● Task goal
Write out, word for word, only the data from its first line to the line containing "Let O(I, a)".

● Provided entries
•••••

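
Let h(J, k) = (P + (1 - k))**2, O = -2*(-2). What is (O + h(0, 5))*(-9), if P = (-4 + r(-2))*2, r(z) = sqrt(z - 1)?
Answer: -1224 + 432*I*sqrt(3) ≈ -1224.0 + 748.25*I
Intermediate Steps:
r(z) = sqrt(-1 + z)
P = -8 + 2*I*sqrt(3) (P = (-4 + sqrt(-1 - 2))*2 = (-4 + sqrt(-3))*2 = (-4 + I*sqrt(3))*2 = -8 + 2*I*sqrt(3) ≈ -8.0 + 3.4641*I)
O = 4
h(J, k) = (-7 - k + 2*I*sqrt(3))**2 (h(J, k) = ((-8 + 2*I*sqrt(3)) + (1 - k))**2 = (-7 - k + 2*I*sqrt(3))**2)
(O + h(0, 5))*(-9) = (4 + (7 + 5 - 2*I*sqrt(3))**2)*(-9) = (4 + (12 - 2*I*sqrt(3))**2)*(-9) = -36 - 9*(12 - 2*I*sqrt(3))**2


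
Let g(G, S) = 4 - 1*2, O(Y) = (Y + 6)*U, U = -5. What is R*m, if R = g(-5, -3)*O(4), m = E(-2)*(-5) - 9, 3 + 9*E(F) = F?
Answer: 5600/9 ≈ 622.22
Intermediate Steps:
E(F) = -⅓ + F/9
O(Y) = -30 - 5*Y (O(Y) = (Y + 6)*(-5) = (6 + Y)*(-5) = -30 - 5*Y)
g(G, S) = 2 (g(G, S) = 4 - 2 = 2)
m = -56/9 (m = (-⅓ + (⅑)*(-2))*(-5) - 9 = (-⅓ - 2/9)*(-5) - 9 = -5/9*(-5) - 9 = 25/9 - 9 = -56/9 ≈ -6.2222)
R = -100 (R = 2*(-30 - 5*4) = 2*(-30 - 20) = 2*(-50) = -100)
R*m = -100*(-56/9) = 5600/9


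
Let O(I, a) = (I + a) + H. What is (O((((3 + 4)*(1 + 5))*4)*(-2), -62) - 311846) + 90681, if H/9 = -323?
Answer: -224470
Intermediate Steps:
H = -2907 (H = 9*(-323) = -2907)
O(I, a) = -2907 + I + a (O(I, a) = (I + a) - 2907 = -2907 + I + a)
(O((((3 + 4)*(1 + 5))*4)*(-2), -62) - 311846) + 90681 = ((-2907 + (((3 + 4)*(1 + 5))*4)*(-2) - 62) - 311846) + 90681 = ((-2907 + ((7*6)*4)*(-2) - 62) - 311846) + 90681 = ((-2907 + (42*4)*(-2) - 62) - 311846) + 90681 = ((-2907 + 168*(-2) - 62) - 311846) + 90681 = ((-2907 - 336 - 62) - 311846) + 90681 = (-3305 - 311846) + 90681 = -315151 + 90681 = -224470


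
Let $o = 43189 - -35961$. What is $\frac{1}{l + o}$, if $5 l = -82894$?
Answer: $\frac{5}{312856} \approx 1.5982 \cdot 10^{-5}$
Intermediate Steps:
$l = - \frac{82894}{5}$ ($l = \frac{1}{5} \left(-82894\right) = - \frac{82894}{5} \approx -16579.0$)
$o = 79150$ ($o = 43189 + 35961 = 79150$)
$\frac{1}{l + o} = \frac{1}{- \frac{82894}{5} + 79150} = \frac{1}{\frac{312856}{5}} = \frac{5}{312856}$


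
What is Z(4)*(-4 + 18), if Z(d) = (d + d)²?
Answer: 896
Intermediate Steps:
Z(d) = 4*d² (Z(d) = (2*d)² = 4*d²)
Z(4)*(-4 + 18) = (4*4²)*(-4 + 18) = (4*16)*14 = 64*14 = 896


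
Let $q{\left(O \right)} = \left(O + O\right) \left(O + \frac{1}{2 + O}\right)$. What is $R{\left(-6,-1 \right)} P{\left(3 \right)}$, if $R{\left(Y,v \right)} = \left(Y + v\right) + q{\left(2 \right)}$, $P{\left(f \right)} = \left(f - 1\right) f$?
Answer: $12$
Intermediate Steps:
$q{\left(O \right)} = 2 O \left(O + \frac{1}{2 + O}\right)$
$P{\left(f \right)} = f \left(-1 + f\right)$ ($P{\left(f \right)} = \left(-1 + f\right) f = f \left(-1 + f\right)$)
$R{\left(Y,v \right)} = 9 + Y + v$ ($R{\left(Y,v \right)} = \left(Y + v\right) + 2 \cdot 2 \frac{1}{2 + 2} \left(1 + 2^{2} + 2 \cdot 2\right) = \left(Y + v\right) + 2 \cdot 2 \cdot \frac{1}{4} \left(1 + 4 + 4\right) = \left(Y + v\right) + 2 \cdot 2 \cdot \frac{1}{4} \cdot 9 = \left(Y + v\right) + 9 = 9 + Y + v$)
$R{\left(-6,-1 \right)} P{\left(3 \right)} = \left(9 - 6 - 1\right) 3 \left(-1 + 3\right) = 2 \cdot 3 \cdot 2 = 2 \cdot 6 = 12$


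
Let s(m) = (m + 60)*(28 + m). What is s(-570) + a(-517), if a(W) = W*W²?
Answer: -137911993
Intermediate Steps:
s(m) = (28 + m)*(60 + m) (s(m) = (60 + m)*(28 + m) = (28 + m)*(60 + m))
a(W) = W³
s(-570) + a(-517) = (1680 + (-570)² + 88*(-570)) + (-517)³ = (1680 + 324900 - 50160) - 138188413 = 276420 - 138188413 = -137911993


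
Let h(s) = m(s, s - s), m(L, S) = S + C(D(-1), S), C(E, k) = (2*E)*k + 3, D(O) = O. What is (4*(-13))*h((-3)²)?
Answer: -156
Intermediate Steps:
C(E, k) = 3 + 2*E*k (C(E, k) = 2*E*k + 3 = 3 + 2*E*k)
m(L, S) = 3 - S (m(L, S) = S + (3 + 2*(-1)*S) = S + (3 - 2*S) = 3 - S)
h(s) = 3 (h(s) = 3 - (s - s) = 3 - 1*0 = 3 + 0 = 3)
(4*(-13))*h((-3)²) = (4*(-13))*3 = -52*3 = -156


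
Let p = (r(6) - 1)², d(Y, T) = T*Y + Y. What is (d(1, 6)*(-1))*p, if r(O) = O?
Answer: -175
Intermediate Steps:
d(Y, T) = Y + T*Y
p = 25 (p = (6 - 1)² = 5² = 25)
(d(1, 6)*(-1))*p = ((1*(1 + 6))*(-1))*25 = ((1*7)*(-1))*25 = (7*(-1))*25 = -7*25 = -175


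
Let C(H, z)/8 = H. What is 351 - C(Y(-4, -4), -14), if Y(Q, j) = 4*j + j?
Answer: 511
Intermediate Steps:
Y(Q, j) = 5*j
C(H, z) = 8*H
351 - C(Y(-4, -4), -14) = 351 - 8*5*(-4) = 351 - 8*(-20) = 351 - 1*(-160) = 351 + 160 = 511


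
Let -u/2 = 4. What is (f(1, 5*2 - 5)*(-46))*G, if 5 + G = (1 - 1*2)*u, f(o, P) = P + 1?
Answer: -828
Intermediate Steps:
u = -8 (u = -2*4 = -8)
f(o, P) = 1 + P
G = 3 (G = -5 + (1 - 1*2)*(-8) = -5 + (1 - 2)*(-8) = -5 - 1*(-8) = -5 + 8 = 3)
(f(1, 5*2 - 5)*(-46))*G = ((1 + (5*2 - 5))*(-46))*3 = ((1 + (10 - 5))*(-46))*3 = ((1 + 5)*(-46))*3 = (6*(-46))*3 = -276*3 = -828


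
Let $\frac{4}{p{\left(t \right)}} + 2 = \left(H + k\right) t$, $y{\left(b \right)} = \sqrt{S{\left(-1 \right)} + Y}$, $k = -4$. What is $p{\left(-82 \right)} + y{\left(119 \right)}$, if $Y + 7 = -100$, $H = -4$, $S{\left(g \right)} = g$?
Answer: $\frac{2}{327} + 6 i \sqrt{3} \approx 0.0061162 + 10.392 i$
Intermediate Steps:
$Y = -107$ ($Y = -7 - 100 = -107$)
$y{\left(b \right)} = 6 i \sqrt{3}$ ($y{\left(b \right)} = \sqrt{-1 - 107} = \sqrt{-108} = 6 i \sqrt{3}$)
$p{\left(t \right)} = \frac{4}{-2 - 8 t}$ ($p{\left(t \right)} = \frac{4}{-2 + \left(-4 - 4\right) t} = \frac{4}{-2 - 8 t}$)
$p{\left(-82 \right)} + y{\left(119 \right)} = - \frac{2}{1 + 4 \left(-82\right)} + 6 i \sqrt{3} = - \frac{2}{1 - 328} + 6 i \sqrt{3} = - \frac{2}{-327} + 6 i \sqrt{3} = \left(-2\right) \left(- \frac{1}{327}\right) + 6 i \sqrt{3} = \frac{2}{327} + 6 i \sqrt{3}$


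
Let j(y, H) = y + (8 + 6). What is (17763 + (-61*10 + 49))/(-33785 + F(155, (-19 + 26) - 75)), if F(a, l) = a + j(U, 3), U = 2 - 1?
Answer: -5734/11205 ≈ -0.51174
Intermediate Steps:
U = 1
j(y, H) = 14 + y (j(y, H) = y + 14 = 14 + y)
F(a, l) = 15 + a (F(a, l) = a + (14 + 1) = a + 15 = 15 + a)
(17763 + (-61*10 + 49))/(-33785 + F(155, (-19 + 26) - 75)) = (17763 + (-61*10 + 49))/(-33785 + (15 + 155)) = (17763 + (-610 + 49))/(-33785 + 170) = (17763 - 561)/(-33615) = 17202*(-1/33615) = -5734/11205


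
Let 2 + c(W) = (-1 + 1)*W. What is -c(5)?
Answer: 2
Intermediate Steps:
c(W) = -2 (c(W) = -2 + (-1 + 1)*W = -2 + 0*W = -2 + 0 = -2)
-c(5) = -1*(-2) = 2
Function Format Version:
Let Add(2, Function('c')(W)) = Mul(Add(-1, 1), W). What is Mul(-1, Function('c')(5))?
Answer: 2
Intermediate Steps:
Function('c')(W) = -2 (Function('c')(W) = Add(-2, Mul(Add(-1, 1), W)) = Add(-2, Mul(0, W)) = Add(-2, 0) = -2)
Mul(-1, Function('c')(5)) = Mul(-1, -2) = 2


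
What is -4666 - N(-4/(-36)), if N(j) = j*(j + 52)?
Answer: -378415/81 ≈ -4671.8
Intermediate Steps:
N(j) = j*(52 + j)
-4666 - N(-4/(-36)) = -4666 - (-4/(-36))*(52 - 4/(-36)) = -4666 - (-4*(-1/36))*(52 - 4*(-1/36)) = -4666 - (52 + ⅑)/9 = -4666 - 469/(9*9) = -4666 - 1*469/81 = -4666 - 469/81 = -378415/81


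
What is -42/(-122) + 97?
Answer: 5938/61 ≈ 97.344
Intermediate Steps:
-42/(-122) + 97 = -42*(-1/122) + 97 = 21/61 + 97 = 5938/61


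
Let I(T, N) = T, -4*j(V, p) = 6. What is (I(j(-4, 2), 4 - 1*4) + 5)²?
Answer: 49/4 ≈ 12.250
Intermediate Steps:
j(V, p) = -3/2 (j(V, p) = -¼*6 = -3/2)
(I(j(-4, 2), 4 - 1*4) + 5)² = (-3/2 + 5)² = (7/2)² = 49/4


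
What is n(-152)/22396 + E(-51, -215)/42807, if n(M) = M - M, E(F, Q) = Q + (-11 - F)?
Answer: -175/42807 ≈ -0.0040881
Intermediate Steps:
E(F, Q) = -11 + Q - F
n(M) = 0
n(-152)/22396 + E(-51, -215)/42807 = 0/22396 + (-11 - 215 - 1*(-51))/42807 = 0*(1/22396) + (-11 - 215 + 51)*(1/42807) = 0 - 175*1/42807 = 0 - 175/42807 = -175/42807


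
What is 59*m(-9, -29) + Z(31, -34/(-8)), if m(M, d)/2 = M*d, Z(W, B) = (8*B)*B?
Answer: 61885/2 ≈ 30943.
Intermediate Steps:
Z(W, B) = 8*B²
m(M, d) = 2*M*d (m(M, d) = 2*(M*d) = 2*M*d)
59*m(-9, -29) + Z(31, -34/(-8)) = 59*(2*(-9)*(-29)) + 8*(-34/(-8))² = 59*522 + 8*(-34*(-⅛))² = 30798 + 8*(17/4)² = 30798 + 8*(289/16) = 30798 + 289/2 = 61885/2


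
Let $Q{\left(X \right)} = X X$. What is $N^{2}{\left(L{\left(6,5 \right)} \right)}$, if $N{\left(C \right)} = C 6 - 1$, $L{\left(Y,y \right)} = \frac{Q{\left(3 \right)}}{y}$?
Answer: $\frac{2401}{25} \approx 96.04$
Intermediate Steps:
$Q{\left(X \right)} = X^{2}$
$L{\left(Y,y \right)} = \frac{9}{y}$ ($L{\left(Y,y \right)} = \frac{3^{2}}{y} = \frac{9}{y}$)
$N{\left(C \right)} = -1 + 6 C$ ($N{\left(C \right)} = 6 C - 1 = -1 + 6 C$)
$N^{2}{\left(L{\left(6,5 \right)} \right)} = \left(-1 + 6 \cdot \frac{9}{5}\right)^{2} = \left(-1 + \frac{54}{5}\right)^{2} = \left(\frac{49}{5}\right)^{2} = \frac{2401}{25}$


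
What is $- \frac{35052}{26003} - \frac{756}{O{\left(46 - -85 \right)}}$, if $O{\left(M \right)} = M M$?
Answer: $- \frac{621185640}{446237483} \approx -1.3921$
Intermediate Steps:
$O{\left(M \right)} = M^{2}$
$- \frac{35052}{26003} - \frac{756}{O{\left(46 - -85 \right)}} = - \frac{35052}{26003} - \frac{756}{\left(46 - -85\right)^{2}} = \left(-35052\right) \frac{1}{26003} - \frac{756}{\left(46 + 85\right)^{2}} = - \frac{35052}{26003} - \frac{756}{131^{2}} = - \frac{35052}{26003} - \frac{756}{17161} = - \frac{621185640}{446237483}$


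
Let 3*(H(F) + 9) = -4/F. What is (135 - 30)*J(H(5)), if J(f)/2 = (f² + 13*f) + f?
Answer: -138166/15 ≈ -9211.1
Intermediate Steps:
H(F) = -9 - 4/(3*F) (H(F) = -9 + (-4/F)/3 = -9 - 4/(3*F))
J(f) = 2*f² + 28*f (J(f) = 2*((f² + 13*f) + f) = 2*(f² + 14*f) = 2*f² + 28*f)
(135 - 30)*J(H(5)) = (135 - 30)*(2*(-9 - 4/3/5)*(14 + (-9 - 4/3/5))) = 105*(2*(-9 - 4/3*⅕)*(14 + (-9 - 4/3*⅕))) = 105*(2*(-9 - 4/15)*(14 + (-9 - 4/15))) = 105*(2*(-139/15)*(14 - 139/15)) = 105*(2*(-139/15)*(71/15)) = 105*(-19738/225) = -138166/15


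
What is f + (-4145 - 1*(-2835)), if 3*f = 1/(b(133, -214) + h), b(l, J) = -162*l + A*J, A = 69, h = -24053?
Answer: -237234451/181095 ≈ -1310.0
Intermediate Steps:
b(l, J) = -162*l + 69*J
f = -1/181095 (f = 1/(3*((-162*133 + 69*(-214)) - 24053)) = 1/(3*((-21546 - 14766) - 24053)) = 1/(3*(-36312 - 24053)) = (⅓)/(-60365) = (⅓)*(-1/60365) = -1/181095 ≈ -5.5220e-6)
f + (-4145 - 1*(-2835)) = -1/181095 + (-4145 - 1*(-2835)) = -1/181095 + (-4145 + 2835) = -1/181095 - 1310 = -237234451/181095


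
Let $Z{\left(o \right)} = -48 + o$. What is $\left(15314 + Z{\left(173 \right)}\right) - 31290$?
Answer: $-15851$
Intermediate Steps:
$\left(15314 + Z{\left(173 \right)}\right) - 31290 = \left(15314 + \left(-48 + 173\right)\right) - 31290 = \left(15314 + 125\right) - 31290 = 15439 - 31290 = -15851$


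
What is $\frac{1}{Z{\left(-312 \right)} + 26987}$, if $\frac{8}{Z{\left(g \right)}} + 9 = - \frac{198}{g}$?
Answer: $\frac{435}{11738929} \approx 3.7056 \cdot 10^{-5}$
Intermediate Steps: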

•••••

● Output below
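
Let h(J, k) = (P + (1 - k))**2, O = -2*(-2). What is (O + h(0, 5))*(-9), if P = (-4 + r(-2))*2, r(z) = sqrt(z - 1)?
Answer: -1224 + 432*I*sqrt(3) ≈ -1224.0 + 748.25*I
Intermediate Steps:
r(z) = sqrt(-1 + z)
P = -8 + 2*I*sqrt(3) (P = (-4 + sqrt(-1 - 2))*2 = (-4 + sqrt(-3))*2 = (-4 + I*sqrt(3))*2 = -8 + 2*I*sqrt(3) ≈ -8.0 + 3.4641*I)
O = 4
h(J, k) = (-7 - k + 2*I*sqrt(3))**2 (h(J, k) = ((-8 + 2*I*sqrt(3)) + (1 - k))**2 = (-7 - k + 2*I*sqrt(3))**2)
(O + h(0, 5))*(-9) = (4 + (7 + 5 - 2*I*sqrt(3))**2)*(-9) = (4 + (12 - 2*I*sqrt(3))**2)*(-9) = -36 - 9*(12 - 2*I*sqrt(3))**2


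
Let g(G, S) = 4 - 1*2, O(Y) = (Y + 6)*U, U = -5. What is R*m, if R = g(-5, -3)*O(4), m = E(-2)*(-5) - 9, 3 + 9*E(F) = F?
Answer: 5600/9 ≈ 622.22
Intermediate Steps:
E(F) = -⅓ + F/9
O(Y) = -30 - 5*Y (O(Y) = (Y + 6)*(-5) = (6 + Y)*(-5) = -30 - 5*Y)
g(G, S) = 2 (g(G, S) = 4 - 2 = 2)
m = -56/9 (m = (-⅓ + (⅑)*(-2))*(-5) - 9 = (-⅓ - 2/9)*(-5) - 9 = -5/9*(-5) - 9 = 25/9 - 9 = -56/9 ≈ -6.2222)
R = -100 (R = 2*(-30 - 5*4) = 2*(-30 - 20) = 2*(-50) = -100)
R*m = -100*(-56/9) = 5600/9


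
Let O(I, a) = (I + a) + H. What is (O((((3 + 4)*(1 + 5))*4)*(-2), -62) - 311846) + 90681, if H/9 = -323?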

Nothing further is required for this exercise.